## PROBLEM DETAILS
Go through the data and copy each line where the word "chart" shows up.
(RECORD EXTRACTS begins)
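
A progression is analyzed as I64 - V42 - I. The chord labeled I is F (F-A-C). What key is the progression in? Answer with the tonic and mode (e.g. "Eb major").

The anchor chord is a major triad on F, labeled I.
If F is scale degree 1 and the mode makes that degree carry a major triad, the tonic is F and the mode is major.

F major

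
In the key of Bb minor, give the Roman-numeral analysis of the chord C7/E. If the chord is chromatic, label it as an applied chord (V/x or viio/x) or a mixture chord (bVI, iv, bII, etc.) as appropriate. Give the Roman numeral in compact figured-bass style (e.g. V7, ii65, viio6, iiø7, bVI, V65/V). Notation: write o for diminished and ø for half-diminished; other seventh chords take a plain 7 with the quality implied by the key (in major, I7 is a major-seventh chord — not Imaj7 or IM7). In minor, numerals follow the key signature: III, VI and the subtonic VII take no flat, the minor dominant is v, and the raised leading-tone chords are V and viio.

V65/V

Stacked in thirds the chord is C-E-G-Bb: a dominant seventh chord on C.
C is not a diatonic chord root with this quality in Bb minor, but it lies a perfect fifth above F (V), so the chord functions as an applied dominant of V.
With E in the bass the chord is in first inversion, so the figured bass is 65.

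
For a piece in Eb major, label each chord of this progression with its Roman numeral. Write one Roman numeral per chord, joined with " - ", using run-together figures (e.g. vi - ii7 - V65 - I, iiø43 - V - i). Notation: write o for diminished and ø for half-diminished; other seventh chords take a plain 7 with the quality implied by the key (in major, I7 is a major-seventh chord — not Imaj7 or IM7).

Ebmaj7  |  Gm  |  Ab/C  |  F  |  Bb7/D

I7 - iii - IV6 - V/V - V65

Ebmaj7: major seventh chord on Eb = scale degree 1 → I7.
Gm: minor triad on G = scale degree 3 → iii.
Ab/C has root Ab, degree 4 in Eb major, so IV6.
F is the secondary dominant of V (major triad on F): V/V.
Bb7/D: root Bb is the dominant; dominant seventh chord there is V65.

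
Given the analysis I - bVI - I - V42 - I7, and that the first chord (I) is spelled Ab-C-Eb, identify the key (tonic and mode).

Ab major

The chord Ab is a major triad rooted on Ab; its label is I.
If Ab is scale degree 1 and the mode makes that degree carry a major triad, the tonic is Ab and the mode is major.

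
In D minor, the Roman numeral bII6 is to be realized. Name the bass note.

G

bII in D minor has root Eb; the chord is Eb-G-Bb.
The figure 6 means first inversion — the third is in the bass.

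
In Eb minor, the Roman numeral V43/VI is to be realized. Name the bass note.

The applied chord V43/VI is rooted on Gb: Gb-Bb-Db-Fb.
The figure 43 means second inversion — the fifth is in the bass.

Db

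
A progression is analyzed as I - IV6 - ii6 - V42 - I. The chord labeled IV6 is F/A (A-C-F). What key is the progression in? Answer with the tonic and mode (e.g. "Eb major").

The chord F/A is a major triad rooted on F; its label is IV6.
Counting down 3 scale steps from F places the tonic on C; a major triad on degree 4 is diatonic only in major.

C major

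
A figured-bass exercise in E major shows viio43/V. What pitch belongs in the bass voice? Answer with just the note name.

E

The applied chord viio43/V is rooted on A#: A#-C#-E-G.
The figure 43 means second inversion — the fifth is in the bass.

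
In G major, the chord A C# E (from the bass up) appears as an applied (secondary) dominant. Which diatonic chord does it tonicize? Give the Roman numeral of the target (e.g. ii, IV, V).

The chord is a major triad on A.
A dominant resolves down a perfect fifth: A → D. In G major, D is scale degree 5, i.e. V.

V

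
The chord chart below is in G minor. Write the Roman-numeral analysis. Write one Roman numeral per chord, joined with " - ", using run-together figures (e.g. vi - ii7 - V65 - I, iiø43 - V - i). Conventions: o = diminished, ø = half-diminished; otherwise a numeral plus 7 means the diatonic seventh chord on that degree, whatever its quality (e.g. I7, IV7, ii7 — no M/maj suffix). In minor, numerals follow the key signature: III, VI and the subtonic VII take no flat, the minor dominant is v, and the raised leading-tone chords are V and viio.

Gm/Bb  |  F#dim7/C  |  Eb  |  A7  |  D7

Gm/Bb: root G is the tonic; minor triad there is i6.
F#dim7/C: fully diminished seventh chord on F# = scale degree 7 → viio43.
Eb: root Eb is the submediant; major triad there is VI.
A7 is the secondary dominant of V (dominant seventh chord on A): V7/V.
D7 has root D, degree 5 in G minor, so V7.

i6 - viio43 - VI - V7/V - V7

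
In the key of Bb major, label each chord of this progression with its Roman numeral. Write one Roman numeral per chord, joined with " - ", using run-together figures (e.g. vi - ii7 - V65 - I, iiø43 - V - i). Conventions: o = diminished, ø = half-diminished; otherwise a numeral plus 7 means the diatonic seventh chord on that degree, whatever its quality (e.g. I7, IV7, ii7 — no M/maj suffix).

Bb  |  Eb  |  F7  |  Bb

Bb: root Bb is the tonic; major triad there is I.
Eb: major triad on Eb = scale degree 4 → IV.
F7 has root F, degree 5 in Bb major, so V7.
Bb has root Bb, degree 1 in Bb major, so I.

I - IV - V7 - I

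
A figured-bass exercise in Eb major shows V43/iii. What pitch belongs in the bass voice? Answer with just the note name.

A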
(RECORD EXTRACTS ends)
(RECORD EXTRACTS begins)
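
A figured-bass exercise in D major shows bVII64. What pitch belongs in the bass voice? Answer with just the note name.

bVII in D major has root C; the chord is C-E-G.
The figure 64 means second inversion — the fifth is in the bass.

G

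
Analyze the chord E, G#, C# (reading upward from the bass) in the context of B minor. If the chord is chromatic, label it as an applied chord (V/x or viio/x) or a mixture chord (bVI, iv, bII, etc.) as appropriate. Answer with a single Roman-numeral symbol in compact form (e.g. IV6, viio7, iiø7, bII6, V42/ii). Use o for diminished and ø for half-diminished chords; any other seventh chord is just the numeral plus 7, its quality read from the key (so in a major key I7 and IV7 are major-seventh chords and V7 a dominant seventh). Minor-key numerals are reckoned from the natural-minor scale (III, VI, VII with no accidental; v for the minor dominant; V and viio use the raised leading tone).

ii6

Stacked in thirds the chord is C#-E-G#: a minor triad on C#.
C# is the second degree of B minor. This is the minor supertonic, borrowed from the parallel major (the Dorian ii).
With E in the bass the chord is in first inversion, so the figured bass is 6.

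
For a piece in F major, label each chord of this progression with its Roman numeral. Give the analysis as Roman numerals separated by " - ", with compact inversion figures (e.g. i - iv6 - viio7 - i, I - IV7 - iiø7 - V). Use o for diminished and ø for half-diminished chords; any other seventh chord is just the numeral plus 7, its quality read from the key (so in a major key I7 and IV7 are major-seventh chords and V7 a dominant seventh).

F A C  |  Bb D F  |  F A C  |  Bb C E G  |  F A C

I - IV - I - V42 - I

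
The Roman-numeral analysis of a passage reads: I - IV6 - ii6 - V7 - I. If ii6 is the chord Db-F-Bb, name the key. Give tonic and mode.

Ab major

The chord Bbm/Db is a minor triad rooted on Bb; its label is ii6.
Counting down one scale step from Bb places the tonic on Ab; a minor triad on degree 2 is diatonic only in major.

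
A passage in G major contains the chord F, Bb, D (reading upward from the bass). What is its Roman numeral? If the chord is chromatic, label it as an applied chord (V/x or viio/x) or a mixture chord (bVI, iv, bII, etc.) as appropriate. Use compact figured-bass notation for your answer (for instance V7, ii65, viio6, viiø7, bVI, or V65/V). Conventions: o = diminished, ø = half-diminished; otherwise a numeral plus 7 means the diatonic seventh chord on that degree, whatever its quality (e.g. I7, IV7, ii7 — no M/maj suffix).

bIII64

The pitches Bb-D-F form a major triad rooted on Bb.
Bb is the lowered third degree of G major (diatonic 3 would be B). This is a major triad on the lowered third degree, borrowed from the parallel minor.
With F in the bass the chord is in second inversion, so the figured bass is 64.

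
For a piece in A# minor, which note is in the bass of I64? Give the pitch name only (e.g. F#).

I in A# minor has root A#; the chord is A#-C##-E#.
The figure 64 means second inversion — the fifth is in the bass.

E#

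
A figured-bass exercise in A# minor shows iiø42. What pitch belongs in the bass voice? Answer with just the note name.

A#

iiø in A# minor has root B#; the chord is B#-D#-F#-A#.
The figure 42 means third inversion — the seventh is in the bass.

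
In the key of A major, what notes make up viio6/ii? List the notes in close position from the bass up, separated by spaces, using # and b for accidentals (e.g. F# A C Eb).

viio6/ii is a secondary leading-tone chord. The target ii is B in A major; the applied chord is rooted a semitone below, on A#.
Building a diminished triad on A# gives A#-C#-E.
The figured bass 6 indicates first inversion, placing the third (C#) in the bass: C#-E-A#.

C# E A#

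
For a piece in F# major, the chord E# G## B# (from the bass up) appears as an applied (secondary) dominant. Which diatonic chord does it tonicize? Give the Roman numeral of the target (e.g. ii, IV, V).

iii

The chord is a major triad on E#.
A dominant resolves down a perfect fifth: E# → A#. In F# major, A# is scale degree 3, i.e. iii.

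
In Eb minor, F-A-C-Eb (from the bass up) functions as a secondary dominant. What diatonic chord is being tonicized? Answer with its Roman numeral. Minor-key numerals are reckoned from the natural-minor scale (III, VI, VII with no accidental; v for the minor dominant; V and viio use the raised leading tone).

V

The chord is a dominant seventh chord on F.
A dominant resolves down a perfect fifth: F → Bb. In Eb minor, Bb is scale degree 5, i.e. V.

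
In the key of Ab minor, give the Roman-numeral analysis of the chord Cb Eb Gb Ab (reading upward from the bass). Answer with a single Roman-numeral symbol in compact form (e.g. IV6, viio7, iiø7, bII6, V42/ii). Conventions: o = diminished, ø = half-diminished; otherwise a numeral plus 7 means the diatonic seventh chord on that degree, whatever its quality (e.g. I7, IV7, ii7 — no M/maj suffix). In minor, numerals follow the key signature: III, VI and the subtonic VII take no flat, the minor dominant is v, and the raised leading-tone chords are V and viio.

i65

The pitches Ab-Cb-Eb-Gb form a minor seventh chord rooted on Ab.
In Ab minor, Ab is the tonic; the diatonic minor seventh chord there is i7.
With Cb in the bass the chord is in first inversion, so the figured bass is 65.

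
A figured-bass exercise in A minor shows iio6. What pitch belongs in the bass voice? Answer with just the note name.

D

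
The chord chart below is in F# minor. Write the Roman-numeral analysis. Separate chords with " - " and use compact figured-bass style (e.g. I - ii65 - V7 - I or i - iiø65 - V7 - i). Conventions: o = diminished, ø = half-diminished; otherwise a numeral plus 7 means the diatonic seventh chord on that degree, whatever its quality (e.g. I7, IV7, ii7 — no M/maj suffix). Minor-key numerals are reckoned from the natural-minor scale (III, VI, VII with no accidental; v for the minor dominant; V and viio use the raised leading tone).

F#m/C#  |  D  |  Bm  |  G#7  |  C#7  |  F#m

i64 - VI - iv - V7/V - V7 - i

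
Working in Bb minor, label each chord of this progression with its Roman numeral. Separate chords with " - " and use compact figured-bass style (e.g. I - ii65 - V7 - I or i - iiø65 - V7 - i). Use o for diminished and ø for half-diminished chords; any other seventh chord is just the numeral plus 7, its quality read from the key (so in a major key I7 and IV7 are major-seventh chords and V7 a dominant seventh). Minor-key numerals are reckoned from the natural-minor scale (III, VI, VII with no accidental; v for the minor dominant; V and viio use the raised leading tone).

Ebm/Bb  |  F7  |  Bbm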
(RECORD EXTRACTS ends)
## ANSWER SPACE
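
The chord chart below is in G minor. Write the Roman-numeral analysis. Write one Roman numeral per chord, joined with " - ", using run-together figures (e.g. vi - ii7 - V65 - I, iiø43 - V - i). Conventions: o = diminished, ø = half-diminished; otherwise a numeral plus 7 means the diatonic seventh chord on that degree, whatever its quality (e.g. I7, IV7, ii7 — no M/maj suffix). In minor, numerals follow the key signature: III, VI and the subtonic VII take no flat, the minor dominant is v, and the raised leading-tone chords are V and viio.
The chord chart below is in F# minor. Write the Roman-numeral analysis. Separate chords with " - " and use compact figured-bass style (e.g. I - ii65 - V7 - I or i - iiø65 - V7 - i). Conventions: o = diminished, ø = half-diminished; otherwise a numeral plus 7 means the diatonic seventh chord on that degree, whatever its quality (e.g. I7, IV7, ii7 — no M/maj suffix). Minor-key numerals are reckoned from the natural-minor scale (III, VI, VII with no accidental; v for the minor dominant; V and viio use the raised leading tone).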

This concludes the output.